Records for this exercise section start
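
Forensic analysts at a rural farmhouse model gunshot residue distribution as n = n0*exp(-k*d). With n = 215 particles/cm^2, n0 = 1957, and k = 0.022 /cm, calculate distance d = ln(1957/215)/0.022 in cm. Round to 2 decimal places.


GSR distance calculation:
n0/n = 1957 / 215 = 9.102326
ln(n0/n) = 2.20853
d = 2.20853 / 0.022 = 100.39 cm

100.39


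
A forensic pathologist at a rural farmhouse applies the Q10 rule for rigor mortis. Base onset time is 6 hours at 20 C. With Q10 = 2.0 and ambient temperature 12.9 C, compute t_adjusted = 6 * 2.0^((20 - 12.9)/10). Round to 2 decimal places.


Rigor mortis time adjustment:
Exponent = (T_ref - T_actual) / 10 = (20 - 12.9) / 10 = 0.71
Q10 factor = 2.0^0.71 = 1.6358
t_adjusted = 6 * 1.6358 = 9.81 hours

9.81


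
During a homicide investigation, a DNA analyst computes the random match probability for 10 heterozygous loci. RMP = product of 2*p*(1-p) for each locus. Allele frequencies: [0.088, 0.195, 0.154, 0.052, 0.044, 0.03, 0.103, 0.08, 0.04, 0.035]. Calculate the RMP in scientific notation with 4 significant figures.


Computing RMP for 10 loci:
Locus 1: 2 * 0.088 * 0.912 = 0.160512
Locus 2: 2 * 0.195 * 0.805 = 0.31395
Locus 3: 2 * 0.154 * 0.846 = 0.260568
Locus 4: 2 * 0.052 * 0.948 = 0.098592
Locus 5: 2 * 0.044 * 0.956 = 0.084128
Locus 6: 2 * 0.03 * 0.97 = 0.0582
Locus 7: 2 * 0.103 * 0.897 = 0.184782
Locus 8: 2 * 0.08 * 0.92 = 0.1472
Locus 9: 2 * 0.04 * 0.96 = 0.0768
Locus 10: 2 * 0.035 * 0.965 = 0.06755
RMP = 8.944e-10

8.944e-10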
Records for this exercise section end
**Task to carry out**
Write out all the material exactly, keeping each word.

**Response for this exercise**
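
Forensic analysts at a rural farmhouse model gunshot residue distribution as n = n0*exp(-k*d). With n = 215 particles/cm^2, n0 = 1957, and k = 0.022 /cm, calculate distance d = ln(1957/215)/0.022 in cm. Round to 2 decimal places.


GSR distance calculation:
n0/n = 1957 / 215 = 9.102326
ln(n0/n) = 2.20853
d = 2.20853 / 0.022 = 100.39 cm

100.39


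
A forensic pathologist at a rural farmhouse applies the Q10 rule for rigor mortis. Base onset time is 6 hours at 20 C. With Q10 = 2.0 and ambient temperature 12.9 C, compute t_adjusted = 6 * 2.0^((20 - 12.9)/10). Round to 2 decimal places.


Rigor mortis time adjustment:
Exponent = (T_ref - T_actual) / 10 = (20 - 12.9) / 10 = 0.71
Q10 factor = 2.0^0.71 = 1.6358
t_adjusted = 6 * 1.6358 = 9.81 hours

9.81


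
During a homicide investigation, a DNA analyst computes the random match probability for 10 heterozygous loci. RMP = product of 2*p*(1-p) for each locus. Allele frequencies: [0.088, 0.195, 0.154, 0.052, 0.044, 0.03, 0.103, 0.08, 0.04, 0.035]. Calculate the RMP in scientific notation with 4 significant figures.


Computing RMP for 10 loci:
Locus 1: 2 * 0.088 * 0.912 = 0.160512
Locus 2: 2 * 0.195 * 0.805 = 0.31395
Locus 3: 2 * 0.154 * 0.846 = 0.260568
Locus 4: 2 * 0.052 * 0.948 = 0.098592
Locus 5: 2 * 0.044 * 0.956 = 0.084128
Locus 6: 2 * 0.03 * 0.97 = 0.0582
Locus 7: 2 * 0.103 * 0.897 = 0.184782
Locus 8: 2 * 0.08 * 0.92 = 0.1472
Locus 9: 2 * 0.04 * 0.96 = 0.0768
Locus 10: 2 * 0.035 * 0.965 = 0.06755
RMP = 8.944e-10

8.944e-10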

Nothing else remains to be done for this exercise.